** Exercise materials follows **
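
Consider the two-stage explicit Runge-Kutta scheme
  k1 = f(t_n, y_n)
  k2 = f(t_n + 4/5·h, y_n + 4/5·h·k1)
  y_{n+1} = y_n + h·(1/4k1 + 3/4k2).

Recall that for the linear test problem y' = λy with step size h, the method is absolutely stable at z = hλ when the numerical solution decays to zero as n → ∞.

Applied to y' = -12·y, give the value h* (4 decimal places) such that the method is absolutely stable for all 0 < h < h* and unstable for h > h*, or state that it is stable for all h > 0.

(-1.6667,0); λ=-12 ⇒ h* = (5/3)/12 = 0.1389.

Set f=λy, z=hλ:
  k1=λy_n ⇒ h·k1=z·y_n;  k2=λ(1+4/5z)y_n ⇒ h·k2=z(1+4/5z)y_n
  y_{n+1}/y_n = 1 + 1/4z + 3/4z(1+4/5z) = 1 + z + 3/5z²
  ⇒ R(z) = 1 + z + 3/5z².

Boundary: |R(x)|=1, x<0.
x=-0.75: |R|=0.5875
R=1: x+3/5x²=0 ⇒ x=−5/3=-1.6667; min R=1−1/(4·3/5)=0.5833>−1
Confirm numerically:
  x=-1.602: |R|=0.93784 <1
  x=-1.431: |R|=0.79766 <1
  x=-0.901: |R|=0.58608 <1
  x=-2.154: |R|=1.62983 >1
  x=-1.901: |R|=1.26728 >1
  x=-1.746: |R|=1.08311 >1
Interval (-1.6667, 0).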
** End of Exercise materials **
Directions ▸ Once you have read the data above, print all of it again exactly.

Reply ▸
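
Consider the two-stage explicit Runge-Kutta scheme
  k1 = f(t_n, y_n)
  k2 = f(t_n + 4/5·h, y_n + 4/5·h·k1)
  y_{n+1} = y_n + h·(1/4k1 + 3/4k2).

Recall that for the linear test problem y' = λy with step size h, the method is absolutely stable at z = hλ when the numerical solution decays to zero as n → ∞.

Applied to y' = -12·y, give the value h* (4 decimal places) such that the method is absolutely stable for all 0 < h < h* and unstable for h > h*, or state that it is stable for all h > 0.

(-1.6667,0); λ=-12 ⇒ h* = (5/3)/12 = 0.1389.

Set f=λy, z=hλ:
  k1=λy_n ⇒ h·k1=z·y_n;  k2=λ(1+4/5z)y_n ⇒ h·k2=z(1+4/5z)y_n
  y_{n+1}/y_n = 1 + 1/4z + 3/4z(1+4/5z) = 1 + z + 3/5z²
  ⇒ R(z) = 1 + z + 3/5z².

Boundary: |R(x)|=1, x<0.
x=-0.75: |R|=0.5875
R=1: x+3/5x²=0 ⇒ x=−5/3=-1.6667; min R=1−1/(4·3/5)=0.5833>−1
Confirm numerically:
  x=-1.602: |R|=0.93784 <1
  x=-1.431: |R|=0.79766 <1
  x=-0.901: |R|=0.58608 <1
  x=-2.154: |R|=1.62983 >1
  x=-1.901: |R|=1.26728 >1
  x=-1.746: |R|=1.08311 >1
Interval (-1.6667, 0).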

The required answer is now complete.